(Stored items)
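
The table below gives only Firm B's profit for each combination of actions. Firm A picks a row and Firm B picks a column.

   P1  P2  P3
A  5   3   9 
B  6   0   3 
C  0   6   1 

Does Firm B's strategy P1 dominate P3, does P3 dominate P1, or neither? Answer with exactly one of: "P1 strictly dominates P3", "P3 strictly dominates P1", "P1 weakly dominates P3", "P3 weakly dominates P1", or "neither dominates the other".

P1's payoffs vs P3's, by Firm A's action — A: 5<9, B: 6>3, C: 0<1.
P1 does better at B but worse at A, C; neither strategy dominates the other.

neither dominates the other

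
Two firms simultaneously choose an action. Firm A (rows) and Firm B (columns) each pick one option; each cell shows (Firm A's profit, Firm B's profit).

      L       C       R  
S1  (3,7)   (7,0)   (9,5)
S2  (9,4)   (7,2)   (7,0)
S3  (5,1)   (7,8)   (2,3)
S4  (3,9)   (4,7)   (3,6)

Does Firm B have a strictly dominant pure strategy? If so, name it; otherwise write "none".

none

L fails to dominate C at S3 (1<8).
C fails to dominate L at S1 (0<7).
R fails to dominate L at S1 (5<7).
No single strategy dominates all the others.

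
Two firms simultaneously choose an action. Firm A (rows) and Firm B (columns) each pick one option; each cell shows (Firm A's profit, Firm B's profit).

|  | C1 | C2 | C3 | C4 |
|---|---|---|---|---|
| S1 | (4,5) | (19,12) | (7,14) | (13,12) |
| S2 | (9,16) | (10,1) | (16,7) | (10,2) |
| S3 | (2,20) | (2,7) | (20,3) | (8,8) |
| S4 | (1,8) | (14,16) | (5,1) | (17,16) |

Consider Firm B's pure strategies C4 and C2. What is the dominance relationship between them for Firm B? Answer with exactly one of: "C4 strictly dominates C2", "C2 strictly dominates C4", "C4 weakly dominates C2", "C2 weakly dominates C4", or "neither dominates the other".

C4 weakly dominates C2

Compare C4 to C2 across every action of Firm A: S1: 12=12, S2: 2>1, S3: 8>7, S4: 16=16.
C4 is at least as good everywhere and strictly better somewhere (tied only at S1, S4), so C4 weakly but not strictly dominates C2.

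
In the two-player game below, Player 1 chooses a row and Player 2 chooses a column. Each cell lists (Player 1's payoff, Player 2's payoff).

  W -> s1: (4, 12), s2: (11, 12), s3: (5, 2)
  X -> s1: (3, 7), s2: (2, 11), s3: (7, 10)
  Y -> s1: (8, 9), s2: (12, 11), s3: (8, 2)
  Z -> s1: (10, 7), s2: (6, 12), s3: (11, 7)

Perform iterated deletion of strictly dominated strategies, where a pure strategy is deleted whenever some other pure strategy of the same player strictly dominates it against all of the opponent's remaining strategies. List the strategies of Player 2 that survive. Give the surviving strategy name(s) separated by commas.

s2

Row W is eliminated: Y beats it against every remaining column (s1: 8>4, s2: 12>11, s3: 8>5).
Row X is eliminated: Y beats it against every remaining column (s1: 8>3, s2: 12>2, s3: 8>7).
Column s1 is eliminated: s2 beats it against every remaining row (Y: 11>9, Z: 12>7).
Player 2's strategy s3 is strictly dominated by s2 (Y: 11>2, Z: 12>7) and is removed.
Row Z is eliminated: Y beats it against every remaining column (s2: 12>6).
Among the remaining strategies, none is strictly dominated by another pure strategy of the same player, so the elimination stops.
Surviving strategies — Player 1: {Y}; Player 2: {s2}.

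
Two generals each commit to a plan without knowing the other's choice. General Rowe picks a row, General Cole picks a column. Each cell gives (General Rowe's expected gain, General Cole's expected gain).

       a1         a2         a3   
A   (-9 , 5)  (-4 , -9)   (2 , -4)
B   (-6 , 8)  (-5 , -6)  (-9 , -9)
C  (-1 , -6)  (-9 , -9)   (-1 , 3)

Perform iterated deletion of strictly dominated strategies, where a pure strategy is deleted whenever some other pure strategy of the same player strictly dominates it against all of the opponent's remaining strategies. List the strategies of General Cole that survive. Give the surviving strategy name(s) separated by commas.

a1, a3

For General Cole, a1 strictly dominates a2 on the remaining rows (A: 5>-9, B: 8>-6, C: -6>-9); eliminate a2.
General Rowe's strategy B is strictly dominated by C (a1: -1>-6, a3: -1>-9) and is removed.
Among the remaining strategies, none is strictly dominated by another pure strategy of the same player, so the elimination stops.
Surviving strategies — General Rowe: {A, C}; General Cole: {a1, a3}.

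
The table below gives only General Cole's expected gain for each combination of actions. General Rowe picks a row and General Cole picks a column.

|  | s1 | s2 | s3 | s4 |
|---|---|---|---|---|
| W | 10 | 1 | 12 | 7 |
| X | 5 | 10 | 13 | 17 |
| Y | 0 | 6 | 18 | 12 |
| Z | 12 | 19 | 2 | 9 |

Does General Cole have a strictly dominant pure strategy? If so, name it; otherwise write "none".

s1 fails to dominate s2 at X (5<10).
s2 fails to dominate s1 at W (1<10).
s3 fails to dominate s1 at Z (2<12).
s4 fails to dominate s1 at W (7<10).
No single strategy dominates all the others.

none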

#### Task prompt:
Nothing in the records may change; output all of them exactly.

#### Result for this exercise:
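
The table below gives only Firm B's profit for each combination of actions. Firm A picks a row and Firm B picks a column.

   P1  P2  P3
A  5   3   9 
B  6   0   3 
C  0   6   1 

Does Firm B's strategy P1 dominate P3, does P3 dominate P1, or neither? Answer with exactly one of: "P1 strictly dominates P3", "P3 strictly dominates P1", "P1 weakly dominates P3", "P3 weakly dominates P1", or "neither dominates the other".

P1's payoffs vs P3's, by Firm A's action — A: 5<9, B: 6>3, C: 0<1.
P1 does better at B but worse at A, C; neither strategy dominates the other.

neither dominates the other

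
Two firms simultaneously choose an action. Firm A (rows) and Firm B (columns) each pick one option; each cell shows (Firm A's profit, Firm B's profit).

      L       C       R  
S1  (3,7)   (7,0)   (9,5)
S2  (9,4)   (7,2)   (7,0)
S3  (5,1)   (7,8)   (2,3)
S4  (3,9)   (4,7)   (3,6)

Does Firm B have a strictly dominant pure strategy? If so, name it; otherwise write "none".

none

L fails to dominate C at S3 (1<8).
C fails to dominate L at S1 (0<7).
R fails to dominate L at S1 (5<7).
No single strategy dominates all the others.

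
Two firms simultaneously choose an action. Firm A (rows) and Firm B (columns) each pick one option; each cell shows (Firm A's profit, Firm B's profit).

|  | C1 | C2 | C3 | C4 |
|---|---|---|---|---|
| S1 | (4,5) | (19,12) | (7,14) | (13,12) |
| S2 | (9,16) | (10,1) | (16,7) | (10,2) |
| S3 | (2,20) | (2,7) | (20,3) | (8,8) |
| S4 | (1,8) | (14,16) | (5,1) | (17,16) |

Consider Firm B's pure strategies C4 and C2. What is the dominance relationship between them for Firm B? Answer with exactly one of: "C4 strictly dominates C2", "C2 strictly dominates C4", "C4 weakly dominates C2", "C2 weakly dominates C4", or "neither dominates the other".

C4 weakly dominates C2

Compare C4 to C2 across every action of Firm A: S1: 12=12, S2: 2>1, S3: 8>7, S4: 16=16.
C4 is at least as good everywhere and strictly better somewhere (tied only at S1, S4), so C4 weakly but not strictly dominates C2.

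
In the two-player game below, Player 1 chooses a row and Player 2 chooses a column. Each cell lists (Player 1's payoff, Player 2's payoff).

  W -> s1: (4, 12), s2: (11, 12), s3: (5, 2)
  X -> s1: (3, 7), s2: (2, 11), s3: (7, 10)
  Y -> s1: (8, 9), s2: (12, 11), s3: (8, 2)
  Z -> s1: (10, 7), s2: (6, 12), s3: (11, 7)

Perform iterated deletion of strictly dominated strategies, where a pure strategy is deleted whenever some other pure strategy of the same player strictly dominates it against all of the opponent's remaining strategies. List the strategies of Player 2 that survive. Give the surviving strategy name(s) separated by commas.

s2

Row W is eliminated: Y beats it against every remaining column (s1: 8>4, s2: 12>11, s3: 8>5).
Row X is eliminated: Y beats it against every remaining column (s1: 8>3, s2: 12>2, s3: 8>7).
Column s1 is eliminated: s2 beats it against every remaining row (Y: 11>9, Z: 12>7).
Player 2's strategy s3 is strictly dominated by s2 (Y: 11>2, Z: 12>7) and is removed.
Row Z is eliminated: Y beats it against every remaining column (s2: 12>6).
Among the remaining strategies, none is strictly dominated by another pure strategy of the same player, so the elimination stops.
Surviving strategies — Player 1: {Y}; Player 2: {s2}.

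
Two generals each commit to a plan without knowing the other's choice. General Rowe picks a row, General Cole picks a column. Each cell gives (General Rowe's expected gain, General Cole's expected gain).

       a1         a2         a3   
A   (-9 , 5)  (-4 , -9)   (2 , -4)
B   (-6 , 8)  (-5 , -6)  (-9 , -9)
C  (-1 , -6)  (-9 , -9)   (-1 , 3)

Perform iterated deletion of strictly dominated strategies, where a pure strategy is deleted whenever some other pure strategy of the same player strictly dominates it against all of the opponent's remaining strategies. List the strategies of General Cole that survive. Give the surviving strategy name(s) separated by commas.

a1, a3

For General Cole, a1 strictly dominates a2 on the remaining rows (A: 5>-9, B: 8>-6, C: -6>-9); eliminate a2.
General Rowe's strategy B is strictly dominated by C (a1: -1>-6, a3: -1>-9) and is removed.
Among the remaining strategies, none is strictly dominated by another pure strategy of the same player, so the elimination stops.
Surviving strategies — General Rowe: {A, C}; General Cole: {a1, a3}.

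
The table below gives only General Cole's expected gain for each combination of actions. General Rowe picks a row and General Cole picks a column.

|  | s1 | s2 | s3 | s4 |
|---|---|---|---|---|
| W | 10 | 1 | 12 | 7 |
| X | 5 | 10 | 13 | 17 |
| Y | 0 | 6 | 18 | 12 |
| Z | 12 | 19 | 2 | 9 |

Does General Cole have a strictly dominant pure strategy? If so, name it; otherwise write "none".

s1 fails to dominate s2 at X (5<10).
s2 fails to dominate s1 at W (1<10).
s3 fails to dominate s1 at Z (2<12).
s4 fails to dominate s1 at W (7<10).
No single strategy dominates all the others.

none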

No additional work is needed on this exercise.